▶ [TASK BRIEF] Would you print each of the entries below precisely as given?

▶ [GIVEN RECORDS]
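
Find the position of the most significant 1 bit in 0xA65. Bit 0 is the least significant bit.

0xA65 = 101001100101
The topmost 1 is at position 11 (since 2^11 = 2048 ≤ 2661 < 4096).

11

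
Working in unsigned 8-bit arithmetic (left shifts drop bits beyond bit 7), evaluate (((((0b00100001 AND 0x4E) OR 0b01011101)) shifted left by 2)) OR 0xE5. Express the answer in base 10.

0b00100001 = 00100001
0x4E = 01001110
→ AND → 00000000 = 0
0b01011101 = 01011101
→ OR → 01011101 = 93
→ shifted left by 2 (mod 2^8) → 01110100 = 116
0xE5 = 11100101
→ OR → 11110101 = 245

245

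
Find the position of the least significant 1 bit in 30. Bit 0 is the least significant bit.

30 = 11110
Trailing zeros: 1, so the lowest set bit is bit 1 (value 2).

1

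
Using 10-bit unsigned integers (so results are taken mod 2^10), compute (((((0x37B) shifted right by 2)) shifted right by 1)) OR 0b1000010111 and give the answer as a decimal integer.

639

0x37B = 1101111011
→ shifted right by 2 → 0011011110 = 222
→ shifted right by 1 → 0001101111 = 111
0b1000010111 = 1000010111
→ OR → 1001111111 = 639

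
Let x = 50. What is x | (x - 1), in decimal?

51

x = 110010 = 50
x - 1 = 110001
OR    = 110011 = 51
(x | (x - 1) sets all bits below the lowest set bit.)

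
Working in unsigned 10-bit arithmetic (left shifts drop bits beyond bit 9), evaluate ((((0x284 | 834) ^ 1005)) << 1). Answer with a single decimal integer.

0x284 = 1010000100
834 = 1101000010
→ | → 1111000110 = 966
1005 = 1111101101
→ ^ → 0000101011 = 43
→ << 1 (mod 2^10) → 0001010110 = 86

86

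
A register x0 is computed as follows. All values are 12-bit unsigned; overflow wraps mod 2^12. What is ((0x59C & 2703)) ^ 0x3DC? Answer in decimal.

848

0x59C = 010110011100
2703 = 101010001111
→ & → 000010001100 = 140
0x3DC = 001111011100
→ ^ → 001101010000 = 848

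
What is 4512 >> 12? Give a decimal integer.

4512 = 1000110100000
shift right by 12 → 0000000000001 = 1
(equivalently, floor(4512 / 4096))

1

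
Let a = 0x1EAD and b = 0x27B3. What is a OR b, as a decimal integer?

0x1EAD = 01111010101101
0x27B3 = 10011110110011
 OR → 11111110111111 = 16319

16319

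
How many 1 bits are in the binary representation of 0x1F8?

0x1F8 = 111111000
Count the 1s: 1 + 1 + 1 + 1 + 1 + 1 = 6

6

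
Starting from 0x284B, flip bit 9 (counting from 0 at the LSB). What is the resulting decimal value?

10827

x = 10100001001011
bit 9 is currently 0; toggle it via x ^ (1 << 9) = x ^ 512
→ 10101001001011 = 10827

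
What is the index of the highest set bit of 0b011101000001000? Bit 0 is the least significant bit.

13

0b011101000001000 = 11101000001000
The topmost 1 is at position 13 (since 2^13 = 8192 ≤ 14856 < 16384).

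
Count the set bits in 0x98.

3

0x98 = 10011000
Count the 1s: 1 + 1 + 1 = 3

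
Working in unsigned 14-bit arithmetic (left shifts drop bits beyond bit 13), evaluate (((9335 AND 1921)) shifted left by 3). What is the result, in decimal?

9335 = 10010001110111
1921 = 00011110000001
→ AND → 00010000000001 = 1025
→ shifted left by 3 (mod 2^14) → 10000000001000 = 8200

8200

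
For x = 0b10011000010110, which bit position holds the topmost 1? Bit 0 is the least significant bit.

13

0b10011000010110 = 10011000010110
The topmost 1 is at position 13 (since 2^13 = 8192 ≤ 9750 < 16384).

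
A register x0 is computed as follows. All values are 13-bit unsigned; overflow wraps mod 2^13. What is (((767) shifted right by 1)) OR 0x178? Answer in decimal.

383

767 = 0001011111111
→ shifted right by 1 → 0000101111111 = 383
0x178 = 0000101111000
→ OR → 0000101111111 = 383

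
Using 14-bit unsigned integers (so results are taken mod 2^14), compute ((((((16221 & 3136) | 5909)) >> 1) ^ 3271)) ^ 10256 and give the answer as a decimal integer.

16221 = 11111101011101
3136 = 00110001000000
→ & → 00110001000000 = 3136
5909 = 01011100010101
→ | → 01111101010101 = 8021
→ >> 1 → 00111110101010 = 4010
3271 = 00110011000111
→ ^ → 00001101101101 = 877
10256 = 10100000010000
→ ^ → 10101101111101 = 11133

11133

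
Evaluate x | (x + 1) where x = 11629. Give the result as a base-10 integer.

x = 10110101101101 = 11629
x + 1 = 10110101101110
OR    = 10110101101111 = 11631
(x | (x + 1) sets the lowest cleared bit.)

11631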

▶ [SOLUTION TO THIS PROBLEM]
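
Find the position of the most significant 1 bit in 0xA65. Bit 0 is the least significant bit.

0xA65 = 101001100101
The topmost 1 is at position 11 (since 2^11 = 2048 ≤ 2661 < 4096).

11

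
Working in unsigned 8-bit arithmetic (left shifts drop bits beyond bit 7), evaluate (((((0b00100001 AND 0x4E) OR 0b01011101)) shifted left by 2)) OR 0xE5. Express the answer in base 10.

0b00100001 = 00100001
0x4E = 01001110
→ AND → 00000000 = 0
0b01011101 = 01011101
→ OR → 01011101 = 93
→ shifted left by 2 (mod 2^8) → 01110100 = 116
0xE5 = 11100101
→ OR → 11110101 = 245

245

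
Find the position of the least significant 1 bit in 30. Bit 0 is the least significant bit.

30 = 11110
Trailing zeros: 1, so the lowest set bit is bit 1 (value 2).

1

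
Using 10-bit unsigned integers (so results are taken mod 2^10), compute (((((0x37B) shifted right by 2)) shifted right by 1)) OR 0b1000010111 and give the answer as a decimal integer.

639

0x37B = 1101111011
→ shifted right by 2 → 0011011110 = 222
→ shifted right by 1 → 0001101111 = 111
0b1000010111 = 1000010111
→ OR → 1001111111 = 639

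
Let x = 50. What is x | (x - 1), in decimal?

51

x = 110010 = 50
x - 1 = 110001
OR    = 110011 = 51
(x | (x - 1) sets all bits below the lowest set bit.)

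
Working in unsigned 10-bit arithmetic (left shifts drop bits beyond bit 9), evaluate ((((0x284 | 834) ^ 1005)) << 1). Answer with a single decimal integer.

0x284 = 1010000100
834 = 1101000010
→ | → 1111000110 = 966
1005 = 1111101101
→ ^ → 0000101011 = 43
→ << 1 (mod 2^10) → 0001010110 = 86

86

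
A register x0 is computed as follows. All values are 12-bit unsigned; overflow wraps mod 2^12. What is ((0x59C & 2703)) ^ 0x3DC? Answer in decimal.

848

0x59C = 010110011100
2703 = 101010001111
→ & → 000010001100 = 140
0x3DC = 001111011100
→ ^ → 001101010000 = 848

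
What is 4512 >> 12? Give a decimal integer.

4512 = 1000110100000
shift right by 12 → 0000000000001 = 1
(equivalently, floor(4512 / 4096))

1

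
Let a = 0x1EAD and b = 0x27B3. What is a OR b, as a decimal integer?

0x1EAD = 01111010101101
0x27B3 = 10011110110011
 OR → 11111110111111 = 16319

16319

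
How many 1 bits are in the binary representation of 0x1F8?

0x1F8 = 111111000
Count the 1s: 1 + 1 + 1 + 1 + 1 + 1 = 6

6

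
Starting from 0x284B, flip bit 9 (counting from 0 at the LSB). What is the resulting decimal value?

10827

x = 10100001001011
bit 9 is currently 0; toggle it via x ^ (1 << 9) = x ^ 512
→ 10101001001011 = 10827

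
What is the index of the highest set bit of 0b011101000001000? Bit 0 is the least significant bit.

13

0b011101000001000 = 11101000001000
The topmost 1 is at position 13 (since 2^13 = 8192 ≤ 14856 < 16384).

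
Count the set bits in 0x98.

3

0x98 = 10011000
Count the 1s: 1 + 1 + 1 = 3

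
Working in unsigned 14-bit arithmetic (left shifts drop bits beyond bit 13), evaluate (((9335 AND 1921)) shifted left by 3). What is the result, in decimal?

9335 = 10010001110111
1921 = 00011110000001
→ AND → 00010000000001 = 1025
→ shifted left by 3 (mod 2^14) → 10000000001000 = 8200

8200

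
For x = 0b10011000010110, which bit position holds the topmost 1? Bit 0 is the least significant bit.

13

0b10011000010110 = 10011000010110
The topmost 1 is at position 13 (since 2^13 = 8192 ≤ 9750 < 16384).

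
A register x0 is computed as follows. All values are 13-bit unsigned; overflow wraps mod 2^13. What is (((767) shifted right by 1)) OR 0x178? Answer in decimal.

383

767 = 0001011111111
→ shifted right by 1 → 0000101111111 = 383
0x178 = 0000101111000
→ OR → 0000101111111 = 383

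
Using 14-bit unsigned integers (so results are taken mod 2^14), compute ((((((16221 & 3136) | 5909)) >> 1) ^ 3271)) ^ 10256 and give the answer as a decimal integer.

16221 = 11111101011101
3136 = 00110001000000
→ & → 00110001000000 = 3136
5909 = 01011100010101
→ | → 01111101010101 = 8021
→ >> 1 → 00111110101010 = 4010
3271 = 00110011000111
→ ^ → 00001101101101 = 877
10256 = 10100000010000
→ ^ → 10101101111101 = 11133

11133

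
Evaluate x | (x + 1) where x = 11629. Give the result as a base-10 integer.

x = 10110101101101 = 11629
x + 1 = 10110101101110
OR    = 10110101101111 = 11631
(x | (x + 1) sets the lowest cleared bit.)

11631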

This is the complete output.